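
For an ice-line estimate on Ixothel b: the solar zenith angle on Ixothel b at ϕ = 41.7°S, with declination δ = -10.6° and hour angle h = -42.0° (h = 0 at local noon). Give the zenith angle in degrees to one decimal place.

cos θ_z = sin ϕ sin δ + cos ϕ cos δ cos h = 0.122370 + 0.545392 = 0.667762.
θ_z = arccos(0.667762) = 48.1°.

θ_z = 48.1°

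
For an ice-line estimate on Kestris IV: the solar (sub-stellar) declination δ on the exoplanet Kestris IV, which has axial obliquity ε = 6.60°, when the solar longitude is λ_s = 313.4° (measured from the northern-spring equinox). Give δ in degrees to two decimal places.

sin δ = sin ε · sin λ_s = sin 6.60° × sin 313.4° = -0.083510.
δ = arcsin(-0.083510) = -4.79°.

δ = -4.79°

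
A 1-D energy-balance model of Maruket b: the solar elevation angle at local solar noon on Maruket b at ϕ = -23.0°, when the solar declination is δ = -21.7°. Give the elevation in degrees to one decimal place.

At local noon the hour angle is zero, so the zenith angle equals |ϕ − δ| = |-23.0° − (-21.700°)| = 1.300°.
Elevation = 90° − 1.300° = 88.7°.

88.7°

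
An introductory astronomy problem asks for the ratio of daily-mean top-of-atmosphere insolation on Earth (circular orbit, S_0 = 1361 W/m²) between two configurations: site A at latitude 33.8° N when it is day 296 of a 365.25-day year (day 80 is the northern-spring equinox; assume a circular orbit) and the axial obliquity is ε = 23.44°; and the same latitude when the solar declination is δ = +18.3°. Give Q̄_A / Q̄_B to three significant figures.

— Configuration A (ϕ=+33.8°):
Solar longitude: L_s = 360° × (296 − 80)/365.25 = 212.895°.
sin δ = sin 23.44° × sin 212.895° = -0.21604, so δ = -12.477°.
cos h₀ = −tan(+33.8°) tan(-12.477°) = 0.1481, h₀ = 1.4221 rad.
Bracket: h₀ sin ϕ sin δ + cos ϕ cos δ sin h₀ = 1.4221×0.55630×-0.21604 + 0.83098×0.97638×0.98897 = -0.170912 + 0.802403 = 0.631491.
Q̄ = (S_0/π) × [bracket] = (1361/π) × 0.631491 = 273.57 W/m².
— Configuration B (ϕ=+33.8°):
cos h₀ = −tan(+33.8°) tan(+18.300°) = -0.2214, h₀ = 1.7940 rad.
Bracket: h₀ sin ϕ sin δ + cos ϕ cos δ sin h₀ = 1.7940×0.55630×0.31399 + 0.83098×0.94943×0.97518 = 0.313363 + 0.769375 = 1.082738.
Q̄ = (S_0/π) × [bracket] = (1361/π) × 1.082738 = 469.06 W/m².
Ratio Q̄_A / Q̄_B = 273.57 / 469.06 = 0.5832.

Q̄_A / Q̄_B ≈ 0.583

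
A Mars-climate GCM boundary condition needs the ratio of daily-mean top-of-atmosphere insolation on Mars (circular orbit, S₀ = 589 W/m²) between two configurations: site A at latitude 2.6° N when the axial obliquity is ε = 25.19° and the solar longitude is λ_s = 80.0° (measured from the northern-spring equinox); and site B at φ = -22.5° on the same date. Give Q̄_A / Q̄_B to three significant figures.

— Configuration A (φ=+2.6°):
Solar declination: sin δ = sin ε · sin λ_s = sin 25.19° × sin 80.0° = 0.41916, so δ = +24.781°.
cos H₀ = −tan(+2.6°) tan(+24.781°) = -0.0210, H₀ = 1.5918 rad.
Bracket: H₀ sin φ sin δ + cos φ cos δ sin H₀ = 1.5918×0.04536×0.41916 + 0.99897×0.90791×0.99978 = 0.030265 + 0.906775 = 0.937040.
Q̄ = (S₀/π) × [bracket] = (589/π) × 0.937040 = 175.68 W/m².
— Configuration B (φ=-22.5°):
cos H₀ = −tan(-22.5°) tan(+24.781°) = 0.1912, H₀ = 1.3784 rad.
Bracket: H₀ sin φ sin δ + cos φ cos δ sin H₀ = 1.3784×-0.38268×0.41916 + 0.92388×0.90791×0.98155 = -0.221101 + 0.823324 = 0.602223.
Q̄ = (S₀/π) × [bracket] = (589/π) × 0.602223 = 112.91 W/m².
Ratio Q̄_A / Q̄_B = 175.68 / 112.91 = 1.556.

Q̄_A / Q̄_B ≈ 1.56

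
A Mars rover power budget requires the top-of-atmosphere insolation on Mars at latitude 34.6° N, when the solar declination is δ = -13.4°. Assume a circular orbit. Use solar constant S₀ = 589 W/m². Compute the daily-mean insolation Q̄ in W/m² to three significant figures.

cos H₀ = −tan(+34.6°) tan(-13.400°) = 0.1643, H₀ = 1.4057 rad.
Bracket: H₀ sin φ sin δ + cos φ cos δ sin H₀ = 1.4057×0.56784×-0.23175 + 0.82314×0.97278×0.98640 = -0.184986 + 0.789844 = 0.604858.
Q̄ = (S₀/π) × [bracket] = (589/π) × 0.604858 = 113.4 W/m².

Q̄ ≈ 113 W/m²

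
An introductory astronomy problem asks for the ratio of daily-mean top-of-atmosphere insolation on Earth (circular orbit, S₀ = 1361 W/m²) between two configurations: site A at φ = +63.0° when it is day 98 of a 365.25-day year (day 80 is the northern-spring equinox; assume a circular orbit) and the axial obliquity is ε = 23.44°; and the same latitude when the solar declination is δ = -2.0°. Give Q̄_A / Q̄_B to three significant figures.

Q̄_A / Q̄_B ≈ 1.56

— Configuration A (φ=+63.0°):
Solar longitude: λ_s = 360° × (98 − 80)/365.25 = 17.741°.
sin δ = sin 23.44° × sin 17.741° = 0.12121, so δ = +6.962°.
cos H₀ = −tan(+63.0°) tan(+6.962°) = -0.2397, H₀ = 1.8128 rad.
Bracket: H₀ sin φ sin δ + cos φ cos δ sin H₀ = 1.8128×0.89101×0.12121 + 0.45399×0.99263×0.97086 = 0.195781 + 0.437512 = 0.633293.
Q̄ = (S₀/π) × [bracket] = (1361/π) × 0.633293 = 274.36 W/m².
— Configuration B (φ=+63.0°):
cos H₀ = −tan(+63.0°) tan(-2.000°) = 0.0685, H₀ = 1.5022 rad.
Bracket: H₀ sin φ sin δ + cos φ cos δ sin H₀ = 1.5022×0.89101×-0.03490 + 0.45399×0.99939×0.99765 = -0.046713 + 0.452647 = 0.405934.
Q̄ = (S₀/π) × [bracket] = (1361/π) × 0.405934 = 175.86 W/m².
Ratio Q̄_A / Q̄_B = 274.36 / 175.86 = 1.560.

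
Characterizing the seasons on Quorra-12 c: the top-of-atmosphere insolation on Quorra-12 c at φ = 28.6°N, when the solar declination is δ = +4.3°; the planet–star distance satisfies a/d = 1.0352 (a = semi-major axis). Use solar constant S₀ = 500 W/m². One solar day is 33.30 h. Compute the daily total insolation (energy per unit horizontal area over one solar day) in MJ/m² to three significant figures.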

┄┄┄┄┄┄

[Activity]: What you write must match the records above exactly, line for line.

[Answer space]:
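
For an ice-line estimate on Ixothel b: the solar zenith angle on Ixothel b at ϕ = 41.7°S, with declination δ = -10.6° and hour angle h = -42.0° (h = 0 at local noon). Give the zenith angle in degrees to one decimal place.

cos θ_z = sin ϕ sin δ + cos ϕ cos δ cos h = 0.122370 + 0.545392 = 0.667762.
θ_z = arccos(0.667762) = 48.1°.

θ_z = 48.1°

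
For an ice-line estimate on Kestris IV: the solar (sub-stellar) declination δ on the exoplanet Kestris IV, which has axial obliquity ε = 6.60°, when the solar longitude is λ_s = 313.4° (measured from the northern-spring equinox). Give δ in degrees to two decimal places.

sin δ = sin ε · sin λ_s = sin 6.60° × sin 313.4° = -0.083510.
δ = arcsin(-0.083510) = -4.79°.

δ = -4.79°

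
A 1-D energy-balance model of Maruket b: the solar elevation angle at local solar noon on Maruket b at ϕ = -23.0°, when the solar declination is δ = -21.7°. Give the elevation in degrees to one decimal place.

At local noon the hour angle is zero, so the zenith angle equals |ϕ − δ| = |-23.0° − (-21.700°)| = 1.300°.
Elevation = 90° − 1.300° = 88.7°.

88.7°

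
An introductory astronomy problem asks for the ratio of daily-mean top-of-atmosphere insolation on Earth (circular orbit, S_0 = 1361 W/m²) between two configurations: site A at latitude 33.8° N when it is day 296 of a 365.25-day year (day 80 is the northern-spring equinox; assume a circular orbit) and the axial obliquity is ε = 23.44°; and the same latitude when the solar declination is δ = +18.3°. Give Q̄_A / Q̄_B to three significant figures.

— Configuration A (ϕ=+33.8°):
Solar longitude: L_s = 360° × (296 − 80)/365.25 = 212.895°.
sin δ = sin 23.44° × sin 212.895° = -0.21604, so δ = -12.477°.
cos h₀ = −tan(+33.8°) tan(-12.477°) = 0.1481, h₀ = 1.4221 rad.
Bracket: h₀ sin ϕ sin δ + cos ϕ cos δ sin h₀ = 1.4221×0.55630×-0.21604 + 0.83098×0.97638×0.98897 = -0.170912 + 0.802403 = 0.631491.
Q̄ = (S_0/π) × [bracket] = (1361/π) × 0.631491 = 273.57 W/m².
— Configuration B (ϕ=+33.8°):
cos h₀ = −tan(+33.8°) tan(+18.300°) = -0.2214, h₀ = 1.7940 rad.
Bracket: h₀ sin ϕ sin δ + cos ϕ cos δ sin h₀ = 1.7940×0.55630×0.31399 + 0.83098×0.94943×0.97518 = 0.313363 + 0.769375 = 1.082738.
Q̄ = (S_0/π) × [bracket] = (1361/π) × 1.082738 = 469.06 W/m².
Ratio Q̄_A / Q̄_B = 273.57 / 469.06 = 0.5832.

Q̄_A / Q̄_B ≈ 0.583

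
A Mars-climate GCM boundary condition needs the ratio of daily-mean top-of-atmosphere insolation on Mars (circular orbit, S₀ = 589 W/m²) between two configurations: site A at latitude 2.6° N when the axial obliquity is ε = 25.19° and the solar longitude is λ_s = 80.0° (measured from the northern-spring equinox); and site B at φ = -22.5° on the same date. Give Q̄_A / Q̄_B to three significant figures.

— Configuration A (φ=+2.6°):
Solar declination: sin δ = sin ε · sin λ_s = sin 25.19° × sin 80.0° = 0.41916, so δ = +24.781°.
cos H₀ = −tan(+2.6°) tan(+24.781°) = -0.0210, H₀ = 1.5918 rad.
Bracket: H₀ sin φ sin δ + cos φ cos δ sin H₀ = 1.5918×0.04536×0.41916 + 0.99897×0.90791×0.99978 = 0.030265 + 0.906775 = 0.937040.
Q̄ = (S₀/π) × [bracket] = (589/π) × 0.937040 = 175.68 W/m².
— Configuration B (φ=-22.5°):
cos H₀ = −tan(-22.5°) tan(+24.781°) = 0.1912, H₀ = 1.3784 rad.
Bracket: H₀ sin φ sin δ + cos φ cos δ sin H₀ = 1.3784×-0.38268×0.41916 + 0.92388×0.90791×0.98155 = -0.221101 + 0.823324 = 0.602223.
Q̄ = (S₀/π) × [bracket] = (589/π) × 0.602223 = 112.91 W/m².
Ratio Q̄_A / Q̄_B = 175.68 / 112.91 = 1.556.

Q̄_A / Q̄_B ≈ 1.56

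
A Mars rover power budget requires the top-of-atmosphere insolation on Mars at latitude 34.6° N, when the solar declination is δ = -13.4°. Assume a circular orbit. Use solar constant S₀ = 589 W/m². Compute the daily-mean insolation Q̄ in W/m² to three significant figures.

cos H₀ = −tan(+34.6°) tan(-13.400°) = 0.1643, H₀ = 1.4057 rad.
Bracket: H₀ sin φ sin δ + cos φ cos δ sin H₀ = 1.4057×0.56784×-0.23175 + 0.82314×0.97278×0.98640 = -0.184986 + 0.789844 = 0.604858.
Q̄ = (S₀/π) × [bracket] = (589/π) × 0.604858 = 113.4 W/m².

Q̄ ≈ 113 W/m²

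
An introductory astronomy problem asks for the ratio of daily-mean top-of-atmosphere insolation on Earth (circular orbit, S₀ = 1361 W/m²) between two configurations: site A at φ = +63.0° when it is day 98 of a 365.25-day year (day 80 is the northern-spring equinox; assume a circular orbit) and the axial obliquity is ε = 23.44°; and the same latitude when the solar declination is δ = -2.0°. Give Q̄_A / Q̄_B to three significant figures.

Q̄_A / Q̄_B ≈ 1.56

— Configuration A (φ=+63.0°):
Solar longitude: λ_s = 360° × (98 − 80)/365.25 = 17.741°.
sin δ = sin 23.44° × sin 17.741° = 0.12121, so δ = +6.962°.
cos H₀ = −tan(+63.0°) tan(+6.962°) = -0.2397, H₀ = 1.8128 rad.
Bracket: H₀ sin φ sin δ + cos φ cos δ sin H₀ = 1.8128×0.89101×0.12121 + 0.45399×0.99263×0.97086 = 0.195781 + 0.437512 = 0.633293.
Q̄ = (S₀/π) × [bracket] = (1361/π) × 0.633293 = 274.36 W/m².
— Configuration B (φ=+63.0°):
cos H₀ = −tan(+63.0°) tan(-2.000°) = 0.0685, H₀ = 1.5022 rad.
Bracket: H₀ sin φ sin δ + cos φ cos δ sin H₀ = 1.5022×0.89101×-0.03490 + 0.45399×0.99939×0.99765 = -0.046713 + 0.452647 = 0.405934.
Q̄ = (S₀/π) × [bracket] = (1361/π) × 0.405934 = 175.86 W/m².
Ratio Q̄_A / Q̄_B = 274.36 / 175.86 = 1.560.

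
Characterizing the seasons on Quorra-12 c: the top-of-atmosphere insolation on Quorra-12 c at φ = 28.6°N, when the solar declination is δ = +4.3°; the planet–star distance satisfies a/d = 1.0352 (a = semi-major axis). Use solar constant S₀ = 500 W/m². One solar day is 33.30 h. Compute the daily total insolation (energy per unit horizontal area over one solar day) in MJ/m² to three significant figures.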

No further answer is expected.